Stored data
%%

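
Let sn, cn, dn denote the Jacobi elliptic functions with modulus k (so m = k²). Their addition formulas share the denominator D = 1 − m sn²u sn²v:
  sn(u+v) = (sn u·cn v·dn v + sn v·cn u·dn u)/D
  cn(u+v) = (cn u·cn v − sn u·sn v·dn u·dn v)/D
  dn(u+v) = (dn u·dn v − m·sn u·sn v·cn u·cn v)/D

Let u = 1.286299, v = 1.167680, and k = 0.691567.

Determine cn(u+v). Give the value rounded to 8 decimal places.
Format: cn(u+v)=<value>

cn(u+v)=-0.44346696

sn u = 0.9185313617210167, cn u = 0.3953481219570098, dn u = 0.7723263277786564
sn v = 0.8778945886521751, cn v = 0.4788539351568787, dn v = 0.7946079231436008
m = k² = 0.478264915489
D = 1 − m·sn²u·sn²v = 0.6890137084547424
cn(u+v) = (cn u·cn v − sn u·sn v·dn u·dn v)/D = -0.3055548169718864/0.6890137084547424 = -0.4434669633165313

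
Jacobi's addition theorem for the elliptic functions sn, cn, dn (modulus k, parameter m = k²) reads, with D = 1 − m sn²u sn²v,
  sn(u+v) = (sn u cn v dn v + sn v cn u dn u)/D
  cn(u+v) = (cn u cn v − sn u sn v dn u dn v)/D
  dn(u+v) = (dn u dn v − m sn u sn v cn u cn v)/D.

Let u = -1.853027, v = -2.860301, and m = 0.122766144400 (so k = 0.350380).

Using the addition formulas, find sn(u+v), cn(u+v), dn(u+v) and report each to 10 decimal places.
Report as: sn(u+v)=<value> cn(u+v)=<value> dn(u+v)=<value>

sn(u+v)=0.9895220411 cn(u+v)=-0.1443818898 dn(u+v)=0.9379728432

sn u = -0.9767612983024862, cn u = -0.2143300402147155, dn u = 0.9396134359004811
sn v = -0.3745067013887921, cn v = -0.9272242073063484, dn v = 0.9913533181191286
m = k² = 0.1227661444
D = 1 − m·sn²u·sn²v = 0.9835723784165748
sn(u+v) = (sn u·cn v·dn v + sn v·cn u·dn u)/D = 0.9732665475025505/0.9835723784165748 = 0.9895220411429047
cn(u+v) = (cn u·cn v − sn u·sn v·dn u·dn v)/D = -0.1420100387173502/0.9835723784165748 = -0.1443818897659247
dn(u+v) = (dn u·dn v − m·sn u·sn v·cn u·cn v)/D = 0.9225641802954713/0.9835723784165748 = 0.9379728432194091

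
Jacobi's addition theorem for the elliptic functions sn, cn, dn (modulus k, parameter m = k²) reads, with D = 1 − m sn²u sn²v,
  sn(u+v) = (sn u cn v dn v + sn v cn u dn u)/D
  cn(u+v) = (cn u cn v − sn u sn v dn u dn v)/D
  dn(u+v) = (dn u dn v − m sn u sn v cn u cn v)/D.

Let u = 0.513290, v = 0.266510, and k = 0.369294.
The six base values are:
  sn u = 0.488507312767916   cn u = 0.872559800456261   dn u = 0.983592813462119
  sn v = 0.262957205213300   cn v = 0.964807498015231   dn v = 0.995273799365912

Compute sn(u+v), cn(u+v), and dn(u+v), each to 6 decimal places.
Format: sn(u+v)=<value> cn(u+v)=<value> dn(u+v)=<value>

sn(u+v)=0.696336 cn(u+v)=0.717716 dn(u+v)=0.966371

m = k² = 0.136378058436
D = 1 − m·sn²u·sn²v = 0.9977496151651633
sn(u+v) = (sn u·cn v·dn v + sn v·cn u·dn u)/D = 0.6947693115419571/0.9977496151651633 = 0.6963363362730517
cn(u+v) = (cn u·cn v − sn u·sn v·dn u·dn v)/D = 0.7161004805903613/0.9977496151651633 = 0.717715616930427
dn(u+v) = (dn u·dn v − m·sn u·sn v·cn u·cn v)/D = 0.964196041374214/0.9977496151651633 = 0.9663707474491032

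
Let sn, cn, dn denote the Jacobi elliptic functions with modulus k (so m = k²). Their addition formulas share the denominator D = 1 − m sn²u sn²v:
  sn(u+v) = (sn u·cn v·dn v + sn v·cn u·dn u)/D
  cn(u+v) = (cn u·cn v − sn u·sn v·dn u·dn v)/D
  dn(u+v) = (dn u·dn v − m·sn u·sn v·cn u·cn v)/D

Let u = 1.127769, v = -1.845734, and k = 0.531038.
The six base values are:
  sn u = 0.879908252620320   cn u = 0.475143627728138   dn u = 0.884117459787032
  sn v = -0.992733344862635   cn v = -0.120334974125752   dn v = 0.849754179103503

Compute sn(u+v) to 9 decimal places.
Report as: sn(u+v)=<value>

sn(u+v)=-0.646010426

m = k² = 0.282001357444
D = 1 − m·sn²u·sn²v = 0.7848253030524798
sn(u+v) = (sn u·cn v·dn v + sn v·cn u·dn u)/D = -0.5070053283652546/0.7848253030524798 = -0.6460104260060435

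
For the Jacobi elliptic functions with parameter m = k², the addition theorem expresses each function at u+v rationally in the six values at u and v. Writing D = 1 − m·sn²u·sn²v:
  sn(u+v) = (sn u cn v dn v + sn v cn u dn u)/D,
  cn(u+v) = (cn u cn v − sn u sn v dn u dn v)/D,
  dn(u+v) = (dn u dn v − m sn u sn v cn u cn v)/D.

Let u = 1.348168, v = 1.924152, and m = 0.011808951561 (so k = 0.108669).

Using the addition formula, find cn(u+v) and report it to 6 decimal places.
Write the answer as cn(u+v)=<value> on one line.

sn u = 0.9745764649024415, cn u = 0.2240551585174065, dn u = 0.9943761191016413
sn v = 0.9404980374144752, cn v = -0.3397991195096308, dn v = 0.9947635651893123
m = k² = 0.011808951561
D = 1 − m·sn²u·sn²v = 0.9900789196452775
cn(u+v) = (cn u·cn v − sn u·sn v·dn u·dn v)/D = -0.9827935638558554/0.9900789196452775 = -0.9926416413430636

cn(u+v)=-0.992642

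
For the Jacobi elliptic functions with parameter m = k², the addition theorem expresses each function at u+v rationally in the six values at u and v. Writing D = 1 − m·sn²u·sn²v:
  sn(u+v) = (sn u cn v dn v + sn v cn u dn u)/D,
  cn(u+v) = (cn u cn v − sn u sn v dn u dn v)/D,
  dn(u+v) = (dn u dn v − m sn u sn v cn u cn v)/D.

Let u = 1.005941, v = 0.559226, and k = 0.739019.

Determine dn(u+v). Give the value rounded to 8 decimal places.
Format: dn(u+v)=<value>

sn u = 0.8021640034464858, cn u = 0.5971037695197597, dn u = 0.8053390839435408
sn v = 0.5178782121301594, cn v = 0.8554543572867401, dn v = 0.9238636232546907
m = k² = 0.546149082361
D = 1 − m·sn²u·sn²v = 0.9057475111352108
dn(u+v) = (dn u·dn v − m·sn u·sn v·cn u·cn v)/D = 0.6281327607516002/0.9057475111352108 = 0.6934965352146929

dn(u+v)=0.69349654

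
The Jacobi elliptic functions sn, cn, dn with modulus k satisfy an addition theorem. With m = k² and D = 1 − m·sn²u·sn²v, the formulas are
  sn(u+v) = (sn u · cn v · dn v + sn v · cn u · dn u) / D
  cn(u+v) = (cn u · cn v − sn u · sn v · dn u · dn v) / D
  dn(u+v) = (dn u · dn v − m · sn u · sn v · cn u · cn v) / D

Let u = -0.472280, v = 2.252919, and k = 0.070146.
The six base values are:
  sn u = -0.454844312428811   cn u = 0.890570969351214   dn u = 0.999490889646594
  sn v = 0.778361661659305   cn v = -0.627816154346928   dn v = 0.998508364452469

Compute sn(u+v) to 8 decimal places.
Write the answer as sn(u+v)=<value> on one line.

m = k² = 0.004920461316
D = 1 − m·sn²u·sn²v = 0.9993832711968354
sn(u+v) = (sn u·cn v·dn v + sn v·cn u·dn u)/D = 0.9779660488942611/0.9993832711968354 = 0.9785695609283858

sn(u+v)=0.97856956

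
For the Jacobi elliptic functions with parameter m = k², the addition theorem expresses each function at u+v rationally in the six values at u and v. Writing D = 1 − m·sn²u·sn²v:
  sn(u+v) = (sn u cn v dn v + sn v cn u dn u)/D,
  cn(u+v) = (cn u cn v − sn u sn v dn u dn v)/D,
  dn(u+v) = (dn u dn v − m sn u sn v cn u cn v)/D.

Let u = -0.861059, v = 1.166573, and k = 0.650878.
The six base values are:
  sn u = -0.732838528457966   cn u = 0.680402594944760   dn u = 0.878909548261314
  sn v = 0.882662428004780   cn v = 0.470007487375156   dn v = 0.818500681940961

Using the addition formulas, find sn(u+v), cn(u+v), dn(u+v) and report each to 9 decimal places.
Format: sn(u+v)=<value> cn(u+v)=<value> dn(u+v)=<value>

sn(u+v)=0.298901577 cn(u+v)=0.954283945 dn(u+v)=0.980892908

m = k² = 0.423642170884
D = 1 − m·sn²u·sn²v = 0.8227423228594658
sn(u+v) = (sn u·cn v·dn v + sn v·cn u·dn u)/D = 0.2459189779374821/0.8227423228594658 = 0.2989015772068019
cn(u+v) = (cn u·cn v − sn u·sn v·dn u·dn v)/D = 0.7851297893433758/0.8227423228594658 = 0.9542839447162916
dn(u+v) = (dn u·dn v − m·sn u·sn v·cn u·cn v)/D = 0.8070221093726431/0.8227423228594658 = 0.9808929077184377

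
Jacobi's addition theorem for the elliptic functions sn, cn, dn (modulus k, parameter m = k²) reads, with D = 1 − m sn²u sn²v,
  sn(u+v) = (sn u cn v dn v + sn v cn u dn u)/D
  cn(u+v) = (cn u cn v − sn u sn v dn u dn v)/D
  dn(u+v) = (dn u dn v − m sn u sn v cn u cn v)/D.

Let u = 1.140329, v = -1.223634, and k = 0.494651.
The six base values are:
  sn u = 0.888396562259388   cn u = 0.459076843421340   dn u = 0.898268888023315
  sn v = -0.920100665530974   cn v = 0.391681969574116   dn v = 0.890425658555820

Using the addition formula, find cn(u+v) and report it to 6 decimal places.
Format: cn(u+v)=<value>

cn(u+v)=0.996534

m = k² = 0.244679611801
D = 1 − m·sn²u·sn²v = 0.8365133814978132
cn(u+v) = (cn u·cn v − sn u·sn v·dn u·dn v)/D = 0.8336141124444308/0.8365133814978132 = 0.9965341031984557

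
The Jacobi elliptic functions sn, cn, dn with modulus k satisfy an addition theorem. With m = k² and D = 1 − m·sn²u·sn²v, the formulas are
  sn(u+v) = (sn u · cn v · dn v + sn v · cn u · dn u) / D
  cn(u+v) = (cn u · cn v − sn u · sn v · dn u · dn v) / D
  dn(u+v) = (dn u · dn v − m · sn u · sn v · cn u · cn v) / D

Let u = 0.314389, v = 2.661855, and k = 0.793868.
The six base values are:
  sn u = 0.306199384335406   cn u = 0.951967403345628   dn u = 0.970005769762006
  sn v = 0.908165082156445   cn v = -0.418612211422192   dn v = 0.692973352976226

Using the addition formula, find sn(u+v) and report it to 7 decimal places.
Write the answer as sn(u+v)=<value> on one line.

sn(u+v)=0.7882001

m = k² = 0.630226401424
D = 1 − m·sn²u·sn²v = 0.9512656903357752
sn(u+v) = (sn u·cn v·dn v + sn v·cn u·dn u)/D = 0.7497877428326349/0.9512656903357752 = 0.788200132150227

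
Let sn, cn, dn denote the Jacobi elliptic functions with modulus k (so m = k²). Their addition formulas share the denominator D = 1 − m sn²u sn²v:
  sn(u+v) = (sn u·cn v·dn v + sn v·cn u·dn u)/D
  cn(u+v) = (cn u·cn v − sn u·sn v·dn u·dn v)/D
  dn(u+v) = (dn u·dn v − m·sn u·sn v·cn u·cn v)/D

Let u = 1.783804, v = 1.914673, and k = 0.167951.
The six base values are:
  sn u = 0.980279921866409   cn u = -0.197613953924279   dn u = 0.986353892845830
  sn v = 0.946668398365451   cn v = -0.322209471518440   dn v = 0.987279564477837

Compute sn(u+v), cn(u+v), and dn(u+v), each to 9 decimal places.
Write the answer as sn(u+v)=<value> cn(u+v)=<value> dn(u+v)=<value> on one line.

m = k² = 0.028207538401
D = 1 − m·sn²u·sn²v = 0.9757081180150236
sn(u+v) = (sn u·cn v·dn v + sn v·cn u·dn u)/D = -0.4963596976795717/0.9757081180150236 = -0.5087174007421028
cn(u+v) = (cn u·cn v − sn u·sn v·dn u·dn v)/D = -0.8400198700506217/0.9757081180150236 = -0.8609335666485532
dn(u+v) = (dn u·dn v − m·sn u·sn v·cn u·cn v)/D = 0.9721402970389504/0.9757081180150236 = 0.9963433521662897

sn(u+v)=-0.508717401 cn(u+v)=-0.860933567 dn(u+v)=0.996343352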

%%

In restating the data, begin at its first line, reproduce each line word for word, and conclude with the line that contains "Let u = -1.853027, v".

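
Let sn, cn, dn denote the Jacobi elliptic functions with modulus k (so m = k²). Their addition formulas share the denominator D = 1 − m sn²u sn²v:
  sn(u+v) = (sn u·cn v·dn v + sn v·cn u·dn u)/D
  cn(u+v) = (cn u·cn v − sn u·sn v·dn u·dn v)/D
  dn(u+v) = (dn u·dn v − m·sn u·sn v·cn u·cn v)/D

Let u = 1.286299, v = 1.167680, and k = 0.691567.

Determine cn(u+v). Give the value rounded to 8 decimal places.
Format: cn(u+v)=<value>

cn(u+v)=-0.44346696

sn u = 0.9185313617210167, cn u = 0.3953481219570098, dn u = 0.7723263277786564
sn v = 0.8778945886521751, cn v = 0.4788539351568787, dn v = 0.7946079231436008
m = k² = 0.478264915489
D = 1 − m·sn²u·sn²v = 0.6890137084547424
cn(u+v) = (cn u·cn v − sn u·sn v·dn u·dn v)/D = -0.3055548169718864/0.6890137084547424 = -0.4434669633165313

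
Jacobi's addition theorem for the elliptic functions sn, cn, dn (modulus k, parameter m = k²) reads, with D = 1 − m sn²u sn²v,
  sn(u+v) = (sn u cn v dn v + sn v cn u dn u)/D
  cn(u+v) = (cn u cn v − sn u sn v dn u dn v)/D
  dn(u+v) = (dn u dn v − m sn u sn v cn u cn v)/D.

Let u = -1.853027, v = -2.860301, and m = 0.122766144400 (so k = 0.350380).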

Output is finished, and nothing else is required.